→ DATA TO PROCESS
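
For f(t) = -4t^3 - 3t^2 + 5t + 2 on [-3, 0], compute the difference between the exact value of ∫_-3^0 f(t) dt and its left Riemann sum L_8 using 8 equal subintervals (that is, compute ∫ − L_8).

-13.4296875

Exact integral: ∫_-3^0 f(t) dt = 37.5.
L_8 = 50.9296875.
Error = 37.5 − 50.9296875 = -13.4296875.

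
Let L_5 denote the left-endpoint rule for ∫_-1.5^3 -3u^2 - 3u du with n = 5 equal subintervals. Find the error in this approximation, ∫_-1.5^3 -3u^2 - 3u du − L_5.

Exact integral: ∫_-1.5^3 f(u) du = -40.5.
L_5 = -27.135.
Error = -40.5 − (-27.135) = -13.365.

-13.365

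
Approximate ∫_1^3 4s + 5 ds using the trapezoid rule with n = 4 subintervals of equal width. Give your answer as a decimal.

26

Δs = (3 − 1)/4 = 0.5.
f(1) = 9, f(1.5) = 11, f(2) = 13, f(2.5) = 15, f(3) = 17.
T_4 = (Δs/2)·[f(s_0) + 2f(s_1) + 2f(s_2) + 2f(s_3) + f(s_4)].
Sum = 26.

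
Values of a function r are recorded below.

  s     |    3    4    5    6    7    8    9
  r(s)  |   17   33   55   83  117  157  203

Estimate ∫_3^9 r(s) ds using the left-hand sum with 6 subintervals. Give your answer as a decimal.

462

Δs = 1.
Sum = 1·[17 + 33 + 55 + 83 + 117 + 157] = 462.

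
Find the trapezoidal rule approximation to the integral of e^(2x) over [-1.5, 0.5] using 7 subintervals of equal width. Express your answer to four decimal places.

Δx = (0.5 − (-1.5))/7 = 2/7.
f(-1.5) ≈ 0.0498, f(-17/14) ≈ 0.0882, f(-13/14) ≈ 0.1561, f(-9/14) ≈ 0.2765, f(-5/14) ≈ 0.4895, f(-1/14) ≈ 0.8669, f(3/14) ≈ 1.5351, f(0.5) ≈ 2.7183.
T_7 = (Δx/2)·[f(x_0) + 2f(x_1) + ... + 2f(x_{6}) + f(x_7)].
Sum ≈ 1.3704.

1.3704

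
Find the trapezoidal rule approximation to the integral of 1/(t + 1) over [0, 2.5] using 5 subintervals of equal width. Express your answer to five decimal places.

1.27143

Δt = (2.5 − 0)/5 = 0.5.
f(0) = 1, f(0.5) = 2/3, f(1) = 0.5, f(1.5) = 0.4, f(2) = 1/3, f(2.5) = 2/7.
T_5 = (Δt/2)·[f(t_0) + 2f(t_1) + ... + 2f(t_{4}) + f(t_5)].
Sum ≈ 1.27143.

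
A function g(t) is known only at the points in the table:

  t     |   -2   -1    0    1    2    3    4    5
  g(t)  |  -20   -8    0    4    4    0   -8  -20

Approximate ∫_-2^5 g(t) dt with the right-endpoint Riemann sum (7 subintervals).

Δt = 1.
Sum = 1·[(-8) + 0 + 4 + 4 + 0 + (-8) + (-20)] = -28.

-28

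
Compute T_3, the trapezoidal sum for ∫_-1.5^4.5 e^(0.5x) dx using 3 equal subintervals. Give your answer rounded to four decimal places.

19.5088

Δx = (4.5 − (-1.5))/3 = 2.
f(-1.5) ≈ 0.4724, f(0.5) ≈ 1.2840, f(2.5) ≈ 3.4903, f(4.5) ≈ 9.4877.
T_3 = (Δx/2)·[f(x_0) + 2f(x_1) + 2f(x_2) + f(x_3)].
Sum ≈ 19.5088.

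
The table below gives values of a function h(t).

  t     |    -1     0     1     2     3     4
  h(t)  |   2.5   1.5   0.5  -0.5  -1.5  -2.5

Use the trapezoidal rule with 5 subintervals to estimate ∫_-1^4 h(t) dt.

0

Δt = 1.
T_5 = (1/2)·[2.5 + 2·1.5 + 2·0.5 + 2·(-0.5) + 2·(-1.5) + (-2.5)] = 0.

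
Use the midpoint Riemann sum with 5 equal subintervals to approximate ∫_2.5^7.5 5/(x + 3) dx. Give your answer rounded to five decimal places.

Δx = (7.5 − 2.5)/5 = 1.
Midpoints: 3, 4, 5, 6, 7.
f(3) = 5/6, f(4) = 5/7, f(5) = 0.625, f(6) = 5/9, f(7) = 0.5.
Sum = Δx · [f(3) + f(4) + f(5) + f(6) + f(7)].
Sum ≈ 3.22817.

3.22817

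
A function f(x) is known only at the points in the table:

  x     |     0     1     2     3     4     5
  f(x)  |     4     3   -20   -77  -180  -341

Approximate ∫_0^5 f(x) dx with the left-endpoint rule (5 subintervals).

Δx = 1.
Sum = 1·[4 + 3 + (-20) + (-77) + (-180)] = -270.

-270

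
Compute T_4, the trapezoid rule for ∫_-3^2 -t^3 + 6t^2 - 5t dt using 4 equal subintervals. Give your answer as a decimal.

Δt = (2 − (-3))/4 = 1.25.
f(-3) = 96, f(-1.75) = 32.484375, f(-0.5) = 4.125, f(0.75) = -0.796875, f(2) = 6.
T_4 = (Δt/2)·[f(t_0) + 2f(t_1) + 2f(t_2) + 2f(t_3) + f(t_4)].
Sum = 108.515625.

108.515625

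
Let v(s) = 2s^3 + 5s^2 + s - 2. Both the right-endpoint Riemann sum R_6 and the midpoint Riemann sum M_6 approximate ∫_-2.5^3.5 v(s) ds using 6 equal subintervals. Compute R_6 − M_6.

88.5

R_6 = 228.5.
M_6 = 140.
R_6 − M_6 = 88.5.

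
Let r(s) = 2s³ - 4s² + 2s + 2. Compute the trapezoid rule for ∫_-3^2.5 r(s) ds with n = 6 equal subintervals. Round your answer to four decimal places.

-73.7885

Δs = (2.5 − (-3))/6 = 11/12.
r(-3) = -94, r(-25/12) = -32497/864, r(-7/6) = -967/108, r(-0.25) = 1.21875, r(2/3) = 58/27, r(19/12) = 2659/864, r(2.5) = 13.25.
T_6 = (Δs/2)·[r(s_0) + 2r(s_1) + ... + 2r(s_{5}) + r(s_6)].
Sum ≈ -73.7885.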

→ YOUR OBJECTIVE
In the entries above, find each line with "function" and list it.

→ SOLUTION TO THE EXERCISE
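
Values of a function r are recorded below.
A function g(t) is known only at the points in the table:
The table below gives values of a function h(t).
A function f(x) is known only at the points in the table: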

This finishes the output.